--- What the task asks ---
Would you return the entries below exactly from the line containing "Arrange 7 people in a row such" onward, ending with the final line and including it, and nothing else?
□ □ □
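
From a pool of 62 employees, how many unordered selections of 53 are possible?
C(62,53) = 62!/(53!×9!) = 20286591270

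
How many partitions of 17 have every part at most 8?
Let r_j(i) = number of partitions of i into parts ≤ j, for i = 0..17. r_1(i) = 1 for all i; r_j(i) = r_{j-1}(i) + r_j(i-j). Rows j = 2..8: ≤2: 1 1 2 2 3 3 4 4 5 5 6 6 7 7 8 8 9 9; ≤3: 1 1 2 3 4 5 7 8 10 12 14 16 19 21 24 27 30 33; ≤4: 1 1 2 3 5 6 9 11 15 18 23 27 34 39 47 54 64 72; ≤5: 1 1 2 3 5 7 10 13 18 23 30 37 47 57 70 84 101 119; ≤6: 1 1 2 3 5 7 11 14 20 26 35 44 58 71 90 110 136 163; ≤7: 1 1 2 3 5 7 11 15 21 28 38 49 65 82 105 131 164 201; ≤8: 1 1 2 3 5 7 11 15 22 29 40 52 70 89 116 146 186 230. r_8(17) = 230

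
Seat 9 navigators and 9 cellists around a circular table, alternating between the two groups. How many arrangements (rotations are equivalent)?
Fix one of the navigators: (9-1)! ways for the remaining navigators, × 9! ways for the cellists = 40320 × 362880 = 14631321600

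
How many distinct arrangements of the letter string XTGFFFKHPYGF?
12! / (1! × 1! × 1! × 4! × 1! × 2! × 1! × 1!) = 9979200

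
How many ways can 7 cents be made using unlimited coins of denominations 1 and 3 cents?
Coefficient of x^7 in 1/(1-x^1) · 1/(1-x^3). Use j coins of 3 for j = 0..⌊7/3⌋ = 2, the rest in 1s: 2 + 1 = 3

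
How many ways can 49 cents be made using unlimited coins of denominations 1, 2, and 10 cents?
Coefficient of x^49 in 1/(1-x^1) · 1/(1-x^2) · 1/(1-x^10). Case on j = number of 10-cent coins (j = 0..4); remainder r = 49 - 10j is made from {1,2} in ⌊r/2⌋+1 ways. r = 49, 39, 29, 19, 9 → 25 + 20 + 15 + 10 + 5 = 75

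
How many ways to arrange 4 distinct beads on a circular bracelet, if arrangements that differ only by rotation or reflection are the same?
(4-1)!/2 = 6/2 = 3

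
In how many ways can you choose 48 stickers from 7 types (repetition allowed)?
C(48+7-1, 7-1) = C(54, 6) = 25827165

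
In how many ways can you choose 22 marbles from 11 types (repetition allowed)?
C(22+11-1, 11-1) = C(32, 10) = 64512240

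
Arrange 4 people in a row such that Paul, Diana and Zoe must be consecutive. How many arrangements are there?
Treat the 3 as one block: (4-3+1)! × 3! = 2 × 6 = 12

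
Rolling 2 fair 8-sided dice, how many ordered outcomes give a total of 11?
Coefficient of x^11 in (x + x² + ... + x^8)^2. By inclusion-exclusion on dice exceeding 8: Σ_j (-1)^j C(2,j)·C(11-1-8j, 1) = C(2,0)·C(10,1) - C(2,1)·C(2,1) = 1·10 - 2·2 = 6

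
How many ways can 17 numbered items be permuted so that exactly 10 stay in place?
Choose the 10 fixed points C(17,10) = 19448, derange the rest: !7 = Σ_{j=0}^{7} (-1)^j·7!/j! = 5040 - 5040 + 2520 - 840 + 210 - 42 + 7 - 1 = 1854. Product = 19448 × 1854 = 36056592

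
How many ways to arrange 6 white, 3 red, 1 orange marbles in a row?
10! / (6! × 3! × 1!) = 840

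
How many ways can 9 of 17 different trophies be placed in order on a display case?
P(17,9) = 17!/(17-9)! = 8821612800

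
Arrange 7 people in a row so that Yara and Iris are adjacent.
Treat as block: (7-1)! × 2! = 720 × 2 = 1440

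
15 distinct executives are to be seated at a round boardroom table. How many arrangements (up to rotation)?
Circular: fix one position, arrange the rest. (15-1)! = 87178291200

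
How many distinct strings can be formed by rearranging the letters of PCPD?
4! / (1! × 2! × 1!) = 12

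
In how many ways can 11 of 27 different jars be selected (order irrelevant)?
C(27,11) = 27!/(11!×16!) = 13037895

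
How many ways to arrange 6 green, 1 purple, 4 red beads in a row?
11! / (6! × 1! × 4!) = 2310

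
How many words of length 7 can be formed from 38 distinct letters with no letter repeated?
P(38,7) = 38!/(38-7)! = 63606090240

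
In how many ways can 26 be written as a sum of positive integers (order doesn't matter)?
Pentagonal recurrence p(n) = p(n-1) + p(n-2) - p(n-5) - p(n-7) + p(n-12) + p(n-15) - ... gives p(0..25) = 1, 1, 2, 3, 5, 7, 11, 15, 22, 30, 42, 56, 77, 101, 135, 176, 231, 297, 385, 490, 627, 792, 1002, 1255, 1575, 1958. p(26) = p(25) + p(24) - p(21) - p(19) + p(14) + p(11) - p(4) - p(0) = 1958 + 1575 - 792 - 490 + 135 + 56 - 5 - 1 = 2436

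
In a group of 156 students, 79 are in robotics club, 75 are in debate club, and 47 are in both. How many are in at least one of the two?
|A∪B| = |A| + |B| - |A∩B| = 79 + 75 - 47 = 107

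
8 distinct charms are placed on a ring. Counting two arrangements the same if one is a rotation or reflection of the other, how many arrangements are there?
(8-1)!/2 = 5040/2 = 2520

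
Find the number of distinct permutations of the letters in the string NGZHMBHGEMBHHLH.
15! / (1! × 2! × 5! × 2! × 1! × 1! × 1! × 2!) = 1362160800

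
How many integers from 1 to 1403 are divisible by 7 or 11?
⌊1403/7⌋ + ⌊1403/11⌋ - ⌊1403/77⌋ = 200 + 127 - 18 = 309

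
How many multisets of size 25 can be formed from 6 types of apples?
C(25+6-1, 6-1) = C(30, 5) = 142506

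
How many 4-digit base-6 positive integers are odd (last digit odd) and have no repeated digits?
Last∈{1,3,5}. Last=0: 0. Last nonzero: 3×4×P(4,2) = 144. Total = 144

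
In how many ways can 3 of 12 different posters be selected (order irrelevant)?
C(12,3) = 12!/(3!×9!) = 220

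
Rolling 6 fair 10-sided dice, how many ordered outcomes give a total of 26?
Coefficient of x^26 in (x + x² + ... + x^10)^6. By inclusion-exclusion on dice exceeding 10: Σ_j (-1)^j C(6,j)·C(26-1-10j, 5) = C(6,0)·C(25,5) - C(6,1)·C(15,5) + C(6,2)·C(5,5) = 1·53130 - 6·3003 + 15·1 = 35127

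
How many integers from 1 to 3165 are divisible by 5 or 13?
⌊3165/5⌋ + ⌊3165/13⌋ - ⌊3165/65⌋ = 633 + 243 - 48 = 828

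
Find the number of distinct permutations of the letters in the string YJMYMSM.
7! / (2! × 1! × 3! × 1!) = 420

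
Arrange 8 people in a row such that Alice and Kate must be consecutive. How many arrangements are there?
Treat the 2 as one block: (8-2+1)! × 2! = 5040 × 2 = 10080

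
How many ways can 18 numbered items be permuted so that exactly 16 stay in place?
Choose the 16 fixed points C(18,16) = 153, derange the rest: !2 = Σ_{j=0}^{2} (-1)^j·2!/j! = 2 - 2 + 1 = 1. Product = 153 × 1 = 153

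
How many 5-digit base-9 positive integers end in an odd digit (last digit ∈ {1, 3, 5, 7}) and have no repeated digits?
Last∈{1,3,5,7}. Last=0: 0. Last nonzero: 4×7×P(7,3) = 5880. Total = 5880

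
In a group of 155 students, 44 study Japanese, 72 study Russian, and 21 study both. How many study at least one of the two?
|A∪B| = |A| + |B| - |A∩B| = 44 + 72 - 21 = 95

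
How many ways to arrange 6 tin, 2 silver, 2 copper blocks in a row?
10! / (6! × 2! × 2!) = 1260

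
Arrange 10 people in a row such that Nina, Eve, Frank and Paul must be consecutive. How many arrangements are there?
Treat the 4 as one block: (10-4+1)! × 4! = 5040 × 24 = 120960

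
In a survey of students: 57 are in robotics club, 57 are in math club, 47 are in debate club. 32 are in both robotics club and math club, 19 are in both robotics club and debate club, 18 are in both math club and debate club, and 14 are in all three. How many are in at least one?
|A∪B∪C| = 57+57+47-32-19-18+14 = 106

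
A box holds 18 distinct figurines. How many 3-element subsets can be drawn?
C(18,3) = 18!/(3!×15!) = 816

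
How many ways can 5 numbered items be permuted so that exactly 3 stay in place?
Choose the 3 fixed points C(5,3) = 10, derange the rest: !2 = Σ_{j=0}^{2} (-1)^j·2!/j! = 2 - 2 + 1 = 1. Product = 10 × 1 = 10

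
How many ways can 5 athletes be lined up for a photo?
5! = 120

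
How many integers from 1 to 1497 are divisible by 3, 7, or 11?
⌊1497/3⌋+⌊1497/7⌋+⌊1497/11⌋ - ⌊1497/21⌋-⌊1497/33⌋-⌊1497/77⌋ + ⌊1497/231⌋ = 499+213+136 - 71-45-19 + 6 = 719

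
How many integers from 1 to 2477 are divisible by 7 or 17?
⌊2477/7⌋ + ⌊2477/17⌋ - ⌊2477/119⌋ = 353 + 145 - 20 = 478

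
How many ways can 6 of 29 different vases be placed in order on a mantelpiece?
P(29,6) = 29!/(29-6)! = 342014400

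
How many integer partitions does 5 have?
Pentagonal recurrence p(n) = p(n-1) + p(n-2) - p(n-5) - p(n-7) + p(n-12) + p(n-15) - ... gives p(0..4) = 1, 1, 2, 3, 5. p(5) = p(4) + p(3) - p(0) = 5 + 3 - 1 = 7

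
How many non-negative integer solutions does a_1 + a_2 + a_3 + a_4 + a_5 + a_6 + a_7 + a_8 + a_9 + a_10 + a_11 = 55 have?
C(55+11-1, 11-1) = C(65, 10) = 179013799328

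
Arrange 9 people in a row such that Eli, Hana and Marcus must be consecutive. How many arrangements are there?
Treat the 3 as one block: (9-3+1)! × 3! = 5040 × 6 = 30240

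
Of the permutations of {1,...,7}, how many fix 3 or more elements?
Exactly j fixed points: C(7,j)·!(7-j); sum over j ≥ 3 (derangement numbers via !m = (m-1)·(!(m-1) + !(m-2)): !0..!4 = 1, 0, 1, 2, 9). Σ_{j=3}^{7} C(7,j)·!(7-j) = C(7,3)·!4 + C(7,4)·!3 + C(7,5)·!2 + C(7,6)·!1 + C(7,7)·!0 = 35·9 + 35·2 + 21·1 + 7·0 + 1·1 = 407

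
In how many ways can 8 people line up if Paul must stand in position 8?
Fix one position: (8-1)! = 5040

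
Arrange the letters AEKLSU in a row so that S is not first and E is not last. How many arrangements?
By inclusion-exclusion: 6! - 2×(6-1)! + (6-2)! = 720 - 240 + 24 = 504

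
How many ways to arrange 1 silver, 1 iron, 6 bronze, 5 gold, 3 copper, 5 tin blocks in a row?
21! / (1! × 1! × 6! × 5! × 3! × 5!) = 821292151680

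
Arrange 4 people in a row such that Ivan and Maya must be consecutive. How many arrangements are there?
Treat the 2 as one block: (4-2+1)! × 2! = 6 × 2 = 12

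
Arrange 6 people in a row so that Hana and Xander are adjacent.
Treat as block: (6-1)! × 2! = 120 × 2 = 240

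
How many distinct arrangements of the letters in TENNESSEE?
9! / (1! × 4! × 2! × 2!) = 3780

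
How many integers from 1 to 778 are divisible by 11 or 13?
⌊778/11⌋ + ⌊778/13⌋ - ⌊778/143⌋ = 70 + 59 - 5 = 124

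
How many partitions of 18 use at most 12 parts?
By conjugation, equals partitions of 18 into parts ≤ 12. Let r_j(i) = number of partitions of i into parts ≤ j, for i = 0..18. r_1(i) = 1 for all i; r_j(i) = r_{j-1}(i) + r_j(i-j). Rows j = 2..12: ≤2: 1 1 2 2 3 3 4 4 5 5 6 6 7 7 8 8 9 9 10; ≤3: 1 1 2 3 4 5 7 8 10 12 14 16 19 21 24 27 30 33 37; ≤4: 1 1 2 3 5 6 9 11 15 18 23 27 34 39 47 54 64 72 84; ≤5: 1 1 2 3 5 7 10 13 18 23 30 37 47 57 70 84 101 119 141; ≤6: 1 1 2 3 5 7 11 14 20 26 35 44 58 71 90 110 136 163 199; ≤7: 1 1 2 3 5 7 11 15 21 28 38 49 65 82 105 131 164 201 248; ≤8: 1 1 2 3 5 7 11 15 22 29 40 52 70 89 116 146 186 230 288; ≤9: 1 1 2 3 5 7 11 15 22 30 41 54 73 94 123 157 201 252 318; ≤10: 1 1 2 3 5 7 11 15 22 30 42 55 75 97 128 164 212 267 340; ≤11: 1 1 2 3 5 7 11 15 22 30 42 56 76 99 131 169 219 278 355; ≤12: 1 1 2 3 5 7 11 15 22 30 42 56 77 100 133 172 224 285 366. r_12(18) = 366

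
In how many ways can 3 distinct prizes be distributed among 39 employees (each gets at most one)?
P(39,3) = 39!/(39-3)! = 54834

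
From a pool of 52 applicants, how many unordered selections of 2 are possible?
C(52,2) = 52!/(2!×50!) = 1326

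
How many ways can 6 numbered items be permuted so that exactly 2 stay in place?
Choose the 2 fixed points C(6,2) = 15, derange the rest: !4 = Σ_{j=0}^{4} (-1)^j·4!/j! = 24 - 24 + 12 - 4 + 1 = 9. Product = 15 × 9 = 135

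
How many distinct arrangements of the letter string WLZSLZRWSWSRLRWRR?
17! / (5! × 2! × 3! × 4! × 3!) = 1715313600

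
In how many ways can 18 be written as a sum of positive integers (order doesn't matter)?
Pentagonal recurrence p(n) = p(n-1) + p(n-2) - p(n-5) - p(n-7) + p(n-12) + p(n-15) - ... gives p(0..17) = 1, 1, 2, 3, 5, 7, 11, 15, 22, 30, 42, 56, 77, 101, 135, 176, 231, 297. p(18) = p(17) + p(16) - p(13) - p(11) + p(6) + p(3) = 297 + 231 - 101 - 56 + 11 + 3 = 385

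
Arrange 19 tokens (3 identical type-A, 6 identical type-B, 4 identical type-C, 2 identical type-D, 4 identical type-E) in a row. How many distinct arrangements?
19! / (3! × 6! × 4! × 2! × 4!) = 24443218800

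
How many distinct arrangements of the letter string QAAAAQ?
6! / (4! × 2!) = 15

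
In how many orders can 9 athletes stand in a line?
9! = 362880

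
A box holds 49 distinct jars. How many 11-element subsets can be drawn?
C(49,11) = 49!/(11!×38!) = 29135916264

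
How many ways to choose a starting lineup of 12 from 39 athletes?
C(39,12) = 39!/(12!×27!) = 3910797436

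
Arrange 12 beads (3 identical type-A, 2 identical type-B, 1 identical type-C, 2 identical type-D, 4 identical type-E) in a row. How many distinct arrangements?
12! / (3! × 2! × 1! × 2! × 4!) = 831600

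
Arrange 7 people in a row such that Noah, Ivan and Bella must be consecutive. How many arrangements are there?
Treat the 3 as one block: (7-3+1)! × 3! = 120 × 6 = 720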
□ □ □
--- Task output ---
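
Arrange 7 people in a row such that Noah, Ivan and Bella must be consecutive. How many arrangements are there?
Treat the 3 as one block: (7-3+1)! × 3! = 120 × 6 = 720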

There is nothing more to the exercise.